> _EXERCISE_
Nothing in the records should differ when you write them out again.

(Records from a collection)
++++

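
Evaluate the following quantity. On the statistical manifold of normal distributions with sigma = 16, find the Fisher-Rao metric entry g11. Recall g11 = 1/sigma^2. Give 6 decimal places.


For the 2-parameter normal family, the Fisher metric has:
  g11 = 1/sigma^2, g22 = 2/sigma^2.
sigma = 16, sigma^2 = 256.
g11 = 0.003906

0.003906


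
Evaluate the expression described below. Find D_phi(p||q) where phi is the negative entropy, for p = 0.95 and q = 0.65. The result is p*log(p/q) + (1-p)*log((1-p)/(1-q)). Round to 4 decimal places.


Bregman divergence with negative entropy generator:
D = p*log(p/q) + (1-p)*log((1-p)/(1-q)).
p = 0.95, q = 0.65.
p*log(p/q) = 0.95*log(0.95/0.65) = 0.360515.
(1-p)*log((1-p)/(1-q)) = 0.05*log(0.05/0.35) = -0.097296.
D = 0.360515 + -0.097296 = 0.2632

0.2632


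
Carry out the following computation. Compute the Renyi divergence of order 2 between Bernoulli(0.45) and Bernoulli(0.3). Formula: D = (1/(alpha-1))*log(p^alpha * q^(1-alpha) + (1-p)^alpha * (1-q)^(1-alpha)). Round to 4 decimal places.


Renyi divergence of order alpha between Bernoulli distributions:
D = (1/(alpha-1))*log(p^alpha * q^(1-alpha) + (1-p)^alpha * (1-q)^(1-alpha)).
alpha = 2, p = 0.45, q = 0.3.
p^alpha * q^(1-alpha) = 0.45^2 * 0.3^-1 = 0.675.
(1-p)^alpha * (1-q)^(1-alpha) = 0.55^2 * 0.7^-1 = 0.432143.
sum = 0.675 + 0.432143 = 1.107143.
D = (1/1)*log(1.107143) = 0.1018

0.1018


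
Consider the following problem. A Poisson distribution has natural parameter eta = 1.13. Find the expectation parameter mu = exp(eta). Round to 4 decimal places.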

++++

> _RESULT BELOW_
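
Evaluate the following quantity. On the statistical manifold of normal distributions with sigma = 16, find the Fisher-Rao metric entry g11. Recall g11 = 1/sigma^2. Give 6 decimal places.


For the 2-parameter normal family, the Fisher metric has:
  g11 = 1/sigma^2, g22 = 2/sigma^2.
sigma = 16, sigma^2 = 256.
g11 = 0.003906

0.003906


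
Evaluate the expression described below. Find D_phi(p||q) where phi is the negative entropy, for p = 0.95 and q = 0.65. The result is p*log(p/q) + (1-p)*log((1-p)/(1-q)). Round to 4 decimal places.


Bregman divergence with negative entropy generator:
D = p*log(p/q) + (1-p)*log((1-p)/(1-q)).
p = 0.95, q = 0.65.
p*log(p/q) = 0.95*log(0.95/0.65) = 0.360515.
(1-p)*log((1-p)/(1-q)) = 0.05*log(0.05/0.35) = -0.097296.
D = 0.360515 + -0.097296 = 0.2632

0.2632


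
Carry out the following computation. Compute the Renyi divergence of order 2 between Bernoulli(0.45) and Bernoulli(0.3). Formula: D = (1/(alpha-1))*log(p^alpha * q^(1-alpha) + (1-p)^alpha * (1-q)^(1-alpha)). Round to 4 decimal places.


Renyi divergence of order alpha between Bernoulli distributions:
D = (1/(alpha-1))*log(p^alpha * q^(1-alpha) + (1-p)^alpha * (1-q)^(1-alpha)).
alpha = 2, p = 0.45, q = 0.3.
p^alpha * q^(1-alpha) = 0.45^2 * 0.3^-1 = 0.675.
(1-p)^alpha * (1-q)^(1-alpha) = 0.55^2 * 0.7^-1 = 0.432143.
sum = 0.675 + 0.432143 = 1.107143.
D = (1/1)*log(1.107143) = 0.1018

0.1018


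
Consider the following problem. A Poisson distribution has natural parameter eta = 1.13. Find the expectation parameter mu = exp(eta). Round to 4 decimal places.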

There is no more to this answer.